(INFORMATION PROVIDED begins)

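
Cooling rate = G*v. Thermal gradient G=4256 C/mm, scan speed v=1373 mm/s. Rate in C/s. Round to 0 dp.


CR = 4256 * 1373 = 5843488 C/s


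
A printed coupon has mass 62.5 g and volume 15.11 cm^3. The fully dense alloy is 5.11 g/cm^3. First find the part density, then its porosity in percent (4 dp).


rho_part = 62.5 / 15.11 = 4.13633355 g/cm^3
Porosity = (1 - 4.13633355/5.11)*100 = 19.0541 %


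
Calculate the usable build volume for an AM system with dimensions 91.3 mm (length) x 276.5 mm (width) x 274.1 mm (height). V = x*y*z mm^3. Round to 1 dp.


V = 91.3 * 276.5 * 274.1 = 6919503.7 mm^3


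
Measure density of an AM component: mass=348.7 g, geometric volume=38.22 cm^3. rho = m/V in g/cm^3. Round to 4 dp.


rho = 348.7 / 38.22 = 9.1235 g/cm^3


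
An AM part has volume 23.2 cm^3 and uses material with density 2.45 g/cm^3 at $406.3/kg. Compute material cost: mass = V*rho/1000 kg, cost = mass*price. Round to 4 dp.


Mass = 23.2*2.45/1000 = 0.05684 kg
Cost = 0.05684 * 406.3 = 23.0941 $


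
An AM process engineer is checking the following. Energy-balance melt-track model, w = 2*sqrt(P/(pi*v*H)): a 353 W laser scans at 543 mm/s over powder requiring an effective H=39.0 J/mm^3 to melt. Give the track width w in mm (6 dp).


w = 2*sqrt(353/(pi*543*39.0)) = 0.145683 mm


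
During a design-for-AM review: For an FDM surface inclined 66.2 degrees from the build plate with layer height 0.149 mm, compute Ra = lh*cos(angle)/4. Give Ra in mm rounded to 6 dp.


Ra = 0.149 * cos(66.2) / 4 = 0.015032 mm


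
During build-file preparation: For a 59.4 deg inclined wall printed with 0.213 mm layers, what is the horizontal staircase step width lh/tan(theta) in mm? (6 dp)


step = 0.213 / tan(59.4) = 0.125968 mm


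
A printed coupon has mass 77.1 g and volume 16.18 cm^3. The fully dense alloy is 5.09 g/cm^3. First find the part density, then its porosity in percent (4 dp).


rho_part = 77.1 / 16.18 = 4.76514215 g/cm^3
Porosity = (1 - 4.76514215/5.09)*100 = 6.3823 %


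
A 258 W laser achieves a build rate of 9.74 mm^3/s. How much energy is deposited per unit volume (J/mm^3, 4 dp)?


SE = 258 / 9.74 = 26.4887 J/mm^3


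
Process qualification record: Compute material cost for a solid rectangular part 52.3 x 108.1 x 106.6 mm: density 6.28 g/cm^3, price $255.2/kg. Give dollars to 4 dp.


V = 52.3 * 108.1 * 106.6 = 602676.958 mm^3 = 602.676958 cm^3
Mass = 602.676958 * 6.28 / 1000 = 3.7848113 kg
Cost = 3.7848113 * 255.2 = 965.8838 $


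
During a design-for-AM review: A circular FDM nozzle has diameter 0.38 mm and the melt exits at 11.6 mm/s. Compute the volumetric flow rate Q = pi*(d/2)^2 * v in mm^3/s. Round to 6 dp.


A = pi*(0.38/2)^2 = 0.11341149 mm^2
Q = 0.11341149 * 11.6 = 1.315573 mm^3/s


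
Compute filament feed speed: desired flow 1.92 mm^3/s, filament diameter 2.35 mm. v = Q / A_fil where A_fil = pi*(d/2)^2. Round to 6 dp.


A = pi*(2.35/2)^2 = 4.337361
v = 1.92 / 4.337361 = 0.442665 mm/s


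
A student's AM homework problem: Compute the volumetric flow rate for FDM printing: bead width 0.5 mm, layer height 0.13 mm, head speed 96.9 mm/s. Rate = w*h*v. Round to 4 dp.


Rate = 0.5 * 0.13 * 96.9 = 6.2985 mm^3/s


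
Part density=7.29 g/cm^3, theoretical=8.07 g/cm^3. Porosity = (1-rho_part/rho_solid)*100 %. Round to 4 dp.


Porosity = (1-7.29/8.07)*100 = 9.6654 %


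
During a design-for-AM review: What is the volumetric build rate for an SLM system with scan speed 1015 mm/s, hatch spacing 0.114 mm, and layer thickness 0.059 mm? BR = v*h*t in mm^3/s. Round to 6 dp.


Rate = 1015 * 0.114 * 0.059 = 6.82689 mm^3/s


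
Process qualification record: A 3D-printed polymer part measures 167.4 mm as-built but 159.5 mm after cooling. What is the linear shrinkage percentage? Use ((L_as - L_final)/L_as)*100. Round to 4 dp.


Shrinkage = ((167.4-159.5)/167.4)*100 = 4.7192 %


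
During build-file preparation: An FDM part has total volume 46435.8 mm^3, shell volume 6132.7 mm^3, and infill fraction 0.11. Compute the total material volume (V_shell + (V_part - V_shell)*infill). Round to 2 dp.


V_infill = (46435.8 - 6132.7) * 0.11 = 4433.34
V_total = 6132.7 + 4433.34 = 10566.04 mm^3


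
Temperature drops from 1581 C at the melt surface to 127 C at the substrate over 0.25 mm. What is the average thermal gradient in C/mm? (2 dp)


G = (1581-127)/0.25 = 5816.0 C/mm


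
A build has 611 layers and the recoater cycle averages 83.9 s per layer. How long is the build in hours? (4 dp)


t = 611 * 83.9 / 3600 = 14.2397 hrs


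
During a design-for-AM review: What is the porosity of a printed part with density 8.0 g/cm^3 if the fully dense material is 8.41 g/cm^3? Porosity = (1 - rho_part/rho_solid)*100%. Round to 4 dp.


Porosity = (1-8.0/8.41)*100 = 4.8751 %


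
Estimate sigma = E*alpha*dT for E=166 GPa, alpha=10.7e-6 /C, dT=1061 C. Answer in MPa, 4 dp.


sigma = 166*1000 * 10.7e-6 * 1061 = 1884.5482 MPa


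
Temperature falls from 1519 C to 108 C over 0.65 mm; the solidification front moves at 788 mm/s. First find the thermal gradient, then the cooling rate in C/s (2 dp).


G = (1519-108)/0.65 = 2170.76923077 C/mm
CR = 2170.76923077 * 788 = 1710566.15 C/s


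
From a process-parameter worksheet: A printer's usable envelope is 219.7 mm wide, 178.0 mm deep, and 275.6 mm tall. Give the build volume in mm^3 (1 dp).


V = 219.7 * 178.0 * 275.6 = 10777779.0 mm^3


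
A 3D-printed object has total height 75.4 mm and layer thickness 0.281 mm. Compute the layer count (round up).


Layers = ceil(75.4/0.281) = 269


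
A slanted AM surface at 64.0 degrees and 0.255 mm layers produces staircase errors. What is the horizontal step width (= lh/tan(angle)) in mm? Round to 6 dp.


step = 0.255 / tan(64.0) = 0.124372 mm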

(INFORMATION PROVIDED ends)

YOUR GOAL: The data should be copied out in full, exactly as it reads.

SOLUTION FOR THIS TASK:
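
Cooling rate = G*v. Thermal gradient G=4256 C/mm, scan speed v=1373 mm/s. Rate in C/s. Round to 0 dp.


CR = 4256 * 1373 = 5843488 C/s


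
A printed coupon has mass 62.5 g and volume 15.11 cm^3. The fully dense alloy is 5.11 g/cm^3. First find the part density, then its porosity in percent (4 dp).


rho_part = 62.5 / 15.11 = 4.13633355 g/cm^3
Porosity = (1 - 4.13633355/5.11)*100 = 19.0541 %


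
Calculate the usable build volume for an AM system with dimensions 91.3 mm (length) x 276.5 mm (width) x 274.1 mm (height). V = x*y*z mm^3. Round to 1 dp.


V = 91.3 * 276.5 * 274.1 = 6919503.7 mm^3


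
Measure density of an AM component: mass=348.7 g, geometric volume=38.22 cm^3. rho = m/V in g/cm^3. Round to 4 dp.


rho = 348.7 / 38.22 = 9.1235 g/cm^3


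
An AM part has volume 23.2 cm^3 and uses material with density 2.45 g/cm^3 at $406.3/kg. Compute material cost: mass = V*rho/1000 kg, cost = mass*price. Round to 4 dp.


Mass = 23.2*2.45/1000 = 0.05684 kg
Cost = 0.05684 * 406.3 = 23.0941 $


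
An AM process engineer is checking the following. Energy-balance melt-track model, w = 2*sqrt(P/(pi*v*H)): a 353 W laser scans at 543 mm/s over powder requiring an effective H=39.0 J/mm^3 to melt. Give the track width w in mm (6 dp).


w = 2*sqrt(353/(pi*543*39.0)) = 0.145683 mm


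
During a design-for-AM review: For an FDM surface inclined 66.2 degrees from the build plate with layer height 0.149 mm, compute Ra = lh*cos(angle)/4. Give Ra in mm rounded to 6 dp.


Ra = 0.149 * cos(66.2) / 4 = 0.015032 mm


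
During build-file preparation: For a 59.4 deg inclined wall printed with 0.213 mm layers, what is the horizontal staircase step width lh/tan(theta) in mm? (6 dp)


step = 0.213 / tan(59.4) = 0.125968 mm


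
A printed coupon has mass 77.1 g and volume 16.18 cm^3. The fully dense alloy is 5.09 g/cm^3. First find the part density, then its porosity in percent (4 dp).


rho_part = 77.1 / 16.18 = 4.76514215 g/cm^3
Porosity = (1 - 4.76514215/5.09)*100 = 6.3823 %


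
A 258 W laser achieves a build rate of 9.74 mm^3/s. How much energy is deposited per unit volume (J/mm^3, 4 dp)?


SE = 258 / 9.74 = 26.4887 J/mm^3


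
Process qualification record: Compute material cost for a solid rectangular part 52.3 x 108.1 x 106.6 mm: density 6.28 g/cm^3, price $255.2/kg. Give dollars to 4 dp.


V = 52.3 * 108.1 * 106.6 = 602676.958 mm^3 = 602.676958 cm^3
Mass = 602.676958 * 6.28 / 1000 = 3.7848113 kg
Cost = 3.7848113 * 255.2 = 965.8838 $


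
During a design-for-AM review: A circular FDM nozzle has diameter 0.38 mm and the melt exits at 11.6 mm/s. Compute the volumetric flow rate Q = pi*(d/2)^2 * v in mm^3/s. Round to 6 dp.


A = pi*(0.38/2)^2 = 0.11341149 mm^2
Q = 0.11341149 * 11.6 = 1.315573 mm^3/s


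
Compute filament feed speed: desired flow 1.92 mm^3/s, filament diameter 2.35 mm. v = Q / A_fil where A_fil = pi*(d/2)^2. Round to 6 dp.


A = pi*(2.35/2)^2 = 4.337361
v = 1.92 / 4.337361 = 0.442665 mm/s


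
A student's AM homework problem: Compute the volumetric flow rate for FDM printing: bead width 0.5 mm, layer height 0.13 mm, head speed 96.9 mm/s. Rate = w*h*v. Round to 4 dp.


Rate = 0.5 * 0.13 * 96.9 = 6.2985 mm^3/s


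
Part density=7.29 g/cm^3, theoretical=8.07 g/cm^3. Porosity = (1-rho_part/rho_solid)*100 %. Round to 4 dp.


Porosity = (1-7.29/8.07)*100 = 9.6654 %


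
During a design-for-AM review: What is the volumetric build rate for an SLM system with scan speed 1015 mm/s, hatch spacing 0.114 mm, and layer thickness 0.059 mm? BR = v*h*t in mm^3/s. Round to 6 dp.


Rate = 1015 * 0.114 * 0.059 = 6.82689 mm^3/s


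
Process qualification record: A 3D-printed polymer part measures 167.4 mm as-built but 159.5 mm after cooling. What is the linear shrinkage percentage? Use ((L_as - L_final)/L_as)*100. Round to 4 dp.


Shrinkage = ((167.4-159.5)/167.4)*100 = 4.7192 %


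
During build-file preparation: An FDM part has total volume 46435.8 mm^3, shell volume 6132.7 mm^3, and infill fraction 0.11. Compute the total material volume (V_shell + (V_part - V_shell)*infill). Round to 2 dp.


V_infill = (46435.8 - 6132.7) * 0.11 = 4433.34
V_total = 6132.7 + 4433.34 = 10566.04 mm^3


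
Temperature drops from 1581 C at the melt surface to 127 C at the substrate over 0.25 mm. What is the average thermal gradient in C/mm? (2 dp)


G = (1581-127)/0.25 = 5816.0 C/mm


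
A build has 611 layers and the recoater cycle averages 83.9 s per layer. How long is the build in hours? (4 dp)


t = 611 * 83.9 / 3600 = 14.2397 hrs


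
During a design-for-AM review: What is the porosity of a printed part with density 8.0 g/cm^3 if the fully dense material is 8.41 g/cm^3? Porosity = (1 - rho_part/rho_solid)*100%. Round to 4 dp.


Porosity = (1-8.0/8.41)*100 = 4.8751 %


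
Estimate sigma = E*alpha*dT for E=166 GPa, alpha=10.7e-6 /C, dT=1061 C. Answer in MPa, 4 dp.


sigma = 166*1000 * 10.7e-6 * 1061 = 1884.5482 MPa


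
Temperature falls from 1519 C to 108 C over 0.65 mm; the solidification front moves at 788 mm/s. First find the thermal gradient, then the cooling rate in C/s (2 dp).


G = (1519-108)/0.65 = 2170.76923077 C/mm
CR = 2170.76923077 * 788 = 1710566.15 C/s


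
From a process-parameter worksheet: A printer's usable envelope is 219.7 mm wide, 178.0 mm deep, and 275.6 mm tall. Give the build volume in mm^3 (1 dp).


V = 219.7 * 178.0 * 275.6 = 10777779.0 mm^3


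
A 3D-printed object has total height 75.4 mm and layer thickness 0.281 mm. Compute the layer count (round up).


Layers = ceil(75.4/0.281) = 269


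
A slanted AM surface at 64.0 degrees and 0.255 mm layers produces staircase errors. What is the horizontal step width (= lh/tan(angle)) in mm? Round to 6 dp.


step = 0.255 / tan(64.0) = 0.124372 mm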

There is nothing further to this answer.